◆ **AIM OF THE EXERCISE**: Reproduce, with no alteration, the span of lines that begins at the line containing "[4,1,6,8,3,2,0,7,5] ⁻¹ = [6,1,5,4,0,8,2,7,3]" and ends at the last line of the records, both ends included, and nothing else.

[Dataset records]
=====
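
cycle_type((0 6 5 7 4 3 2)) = 7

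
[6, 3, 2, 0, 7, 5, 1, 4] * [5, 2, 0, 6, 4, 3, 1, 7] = [1, 6, 0, 5, 7, 3, 2, 4]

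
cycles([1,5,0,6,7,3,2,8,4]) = (0 1 5 3 6 2)(4 7 8)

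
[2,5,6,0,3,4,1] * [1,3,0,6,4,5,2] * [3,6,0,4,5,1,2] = [3,1,0,6,2,5,4]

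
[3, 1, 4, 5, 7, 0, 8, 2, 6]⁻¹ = [5, 1, 7, 0, 2, 3, 8, 4, 6]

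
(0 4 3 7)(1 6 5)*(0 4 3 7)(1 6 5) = (0 3)(1 5 6)(4 7)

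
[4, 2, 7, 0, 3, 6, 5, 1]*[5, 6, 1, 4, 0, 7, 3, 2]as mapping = [0→0, 1→1, 2→2, 3→5, 4→4, 5→3, 6→7, 7→6]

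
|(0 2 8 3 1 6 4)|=7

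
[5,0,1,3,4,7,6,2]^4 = [1,2,7,3,4,0,6,5]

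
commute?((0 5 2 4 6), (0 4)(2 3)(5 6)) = no:(0 5 2 4 6) * (0 4)(2 3)(5 6) = (0 6 4 5 3 2), (0 4)(2 3)(5 6) * (0 5 2 4 6) = (0 6 2 3 4 5)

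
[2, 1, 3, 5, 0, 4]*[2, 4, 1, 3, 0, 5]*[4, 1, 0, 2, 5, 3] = [1, 5, 2, 3, 0, 4]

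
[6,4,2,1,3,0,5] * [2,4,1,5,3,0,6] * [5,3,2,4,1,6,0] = [0,4,3,1,6,2,5]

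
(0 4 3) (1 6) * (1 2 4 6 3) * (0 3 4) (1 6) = (0 1 4 6 2) 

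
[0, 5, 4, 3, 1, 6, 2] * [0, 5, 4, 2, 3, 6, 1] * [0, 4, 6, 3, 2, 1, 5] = [0, 5, 3, 6, 1, 4, 2]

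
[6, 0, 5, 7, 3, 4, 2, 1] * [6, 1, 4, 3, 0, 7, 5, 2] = [5, 6, 7, 2, 3, 0, 4, 1]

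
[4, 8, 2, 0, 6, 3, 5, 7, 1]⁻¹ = [3, 8, 2, 5, 0, 6, 4, 7, 1]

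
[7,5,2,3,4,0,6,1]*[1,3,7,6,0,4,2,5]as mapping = [0→5,1→4,2→7,3→6,4→0,5→1,6→2,7→3]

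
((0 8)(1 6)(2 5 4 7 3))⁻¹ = (0 8)(1 6)(2 3 7 4 5)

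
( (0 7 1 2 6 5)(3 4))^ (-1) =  (0 5 6 2 1 7)(3 4)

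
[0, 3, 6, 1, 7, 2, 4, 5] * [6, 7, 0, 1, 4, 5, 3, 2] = [6, 1, 3, 7, 2, 0, 4, 5]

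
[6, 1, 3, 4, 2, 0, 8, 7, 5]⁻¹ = [5, 1, 4, 2, 3, 8, 0, 7, 6]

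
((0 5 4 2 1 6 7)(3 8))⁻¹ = (0 7 6 1 2 4 5)(3 8)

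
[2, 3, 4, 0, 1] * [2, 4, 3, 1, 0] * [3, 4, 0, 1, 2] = [1, 4, 3, 0, 2]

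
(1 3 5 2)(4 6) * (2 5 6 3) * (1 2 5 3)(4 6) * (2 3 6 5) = (1 2 3 4)(5 6)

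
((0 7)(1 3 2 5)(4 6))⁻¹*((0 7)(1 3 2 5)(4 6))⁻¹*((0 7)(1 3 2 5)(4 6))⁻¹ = (0 7)(1 3 2 5)(4 6)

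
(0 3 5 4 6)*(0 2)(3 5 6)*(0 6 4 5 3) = (0 3 4)(2 6)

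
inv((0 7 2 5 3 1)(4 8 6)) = (0 1 3 5 2 7)(4 6 8)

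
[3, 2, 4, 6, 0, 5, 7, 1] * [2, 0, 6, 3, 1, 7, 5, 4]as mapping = [0→3, 1→6, 2→1, 3→5, 4→2, 5→7, 6→4, 7→0]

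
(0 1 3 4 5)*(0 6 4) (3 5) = (0 1 5 6 4 3) 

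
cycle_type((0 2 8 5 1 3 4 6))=8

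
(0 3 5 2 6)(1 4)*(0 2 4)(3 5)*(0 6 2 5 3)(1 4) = (0 3)(1 6 5)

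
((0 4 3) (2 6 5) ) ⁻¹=(0 3 4) (2 5 6) 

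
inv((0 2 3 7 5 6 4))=(0 4 6 5 7 3 2)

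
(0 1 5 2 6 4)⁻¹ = (0 4 6 2 5 1)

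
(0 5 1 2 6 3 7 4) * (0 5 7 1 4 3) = (0 7 3 1 2 6)(4 5)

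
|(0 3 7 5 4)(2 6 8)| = 15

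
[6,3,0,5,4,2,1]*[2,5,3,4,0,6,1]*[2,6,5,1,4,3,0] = [6,4,5,0,2,1,3]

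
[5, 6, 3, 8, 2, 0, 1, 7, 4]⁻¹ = [5, 6, 4, 2, 8, 0, 1, 7, 3]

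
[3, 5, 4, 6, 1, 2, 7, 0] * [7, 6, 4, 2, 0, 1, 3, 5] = [2, 1, 0, 3, 6, 4, 5, 7]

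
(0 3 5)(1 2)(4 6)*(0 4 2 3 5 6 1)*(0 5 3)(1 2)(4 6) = (0 3 4 2 5 6 1)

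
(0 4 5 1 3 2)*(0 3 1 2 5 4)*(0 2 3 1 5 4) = (0 2 1 5 3 4)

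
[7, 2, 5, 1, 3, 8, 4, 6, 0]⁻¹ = [8, 3, 1, 4, 6, 2, 7, 0, 5]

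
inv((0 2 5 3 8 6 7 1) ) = (0 1 7 6 8 3 5 2) 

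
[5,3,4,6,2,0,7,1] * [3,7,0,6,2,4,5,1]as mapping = [0→4,1→6,2→2,3→5,4→0,5→3,6→1,7→7]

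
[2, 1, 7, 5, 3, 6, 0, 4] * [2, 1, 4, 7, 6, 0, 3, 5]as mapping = [0→4, 1→1, 2→5, 3→0, 4→7, 5→3, 6→2, 7→6]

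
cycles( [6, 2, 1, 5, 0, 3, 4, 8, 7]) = (0 6 4)(1 2)(3 5)(7 8)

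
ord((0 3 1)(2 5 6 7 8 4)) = 6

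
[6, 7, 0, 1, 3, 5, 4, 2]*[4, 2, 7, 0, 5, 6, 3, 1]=[3, 1, 4, 2, 0, 6, 5, 7]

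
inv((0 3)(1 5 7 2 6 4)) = (0 3)(1 4 6 2 7 5)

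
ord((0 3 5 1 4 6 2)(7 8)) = 14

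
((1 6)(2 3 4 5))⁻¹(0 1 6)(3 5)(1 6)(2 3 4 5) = (0 6 1)(2 4)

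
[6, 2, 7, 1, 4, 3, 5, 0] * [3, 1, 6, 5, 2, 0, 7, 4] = [7, 6, 4, 1, 2, 5, 0, 3]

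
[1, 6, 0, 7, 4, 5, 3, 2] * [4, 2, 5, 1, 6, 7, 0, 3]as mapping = [0→2, 1→0, 2→4, 3→3, 4→6, 5→7, 6→1, 7→5]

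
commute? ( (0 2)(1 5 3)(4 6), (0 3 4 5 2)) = no: (0 2)(1 5 3)(4 6)*(0 3 4 5 2) = (1 2 3)(4 6 5), (0 3 4 5 2)*(0 2)(1 5 3)(4 6) = (0 1 5)(3 6 4)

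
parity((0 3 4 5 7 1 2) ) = even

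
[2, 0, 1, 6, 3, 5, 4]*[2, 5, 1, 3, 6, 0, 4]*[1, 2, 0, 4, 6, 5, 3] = [2, 0, 5, 6, 4, 1, 3]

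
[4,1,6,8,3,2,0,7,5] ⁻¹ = [6,1,5,4,0,8,2,7,3] 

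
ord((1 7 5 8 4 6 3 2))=8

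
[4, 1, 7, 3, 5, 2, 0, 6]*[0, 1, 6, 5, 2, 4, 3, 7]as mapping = [0→2, 1→1, 2→7, 3→5, 4→4, 5→6, 6→0, 7→3]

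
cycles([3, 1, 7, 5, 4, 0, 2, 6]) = (0 3 5) (2 7 6) 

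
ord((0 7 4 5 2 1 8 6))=8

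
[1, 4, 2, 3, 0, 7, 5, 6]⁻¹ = [4, 0, 2, 3, 1, 6, 7, 5]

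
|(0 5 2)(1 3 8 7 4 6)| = 6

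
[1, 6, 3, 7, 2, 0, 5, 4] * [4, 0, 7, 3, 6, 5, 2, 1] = [0, 2, 3, 1, 7, 4, 5, 6]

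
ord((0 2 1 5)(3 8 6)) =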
=====
◆ **OUTPUT OF THE TASK**:
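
[4,1,6,8,3,2,0,7,5] ⁻¹ = [6,1,5,4,0,8,2,7,3] 

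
ord((1 7 5 8 4 6 3 2))=8

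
[4, 1, 7, 3, 5, 2, 0, 6]*[0, 1, 6, 5, 2, 4, 3, 7]as mapping = [0→2, 1→1, 2→7, 3→5, 4→4, 5→6, 6→0, 7→3]

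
cycles([3, 1, 7, 5, 4, 0, 2, 6]) = (0 3 5) (2 7 6) 

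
ord((0 7 4 5 2 1 8 6))=8

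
[1, 4, 2, 3, 0, 7, 5, 6]⁻¹ = [4, 0, 2, 3, 1, 6, 7, 5]

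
|(0 5 2)(1 3 8 7 4 6)| = 6

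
[1, 6, 3, 7, 2, 0, 5, 4] * [4, 0, 7, 3, 6, 5, 2, 1] = [0, 2, 3, 1, 7, 4, 5, 6]

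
ord((0 2 1 5)(3 8 6)) =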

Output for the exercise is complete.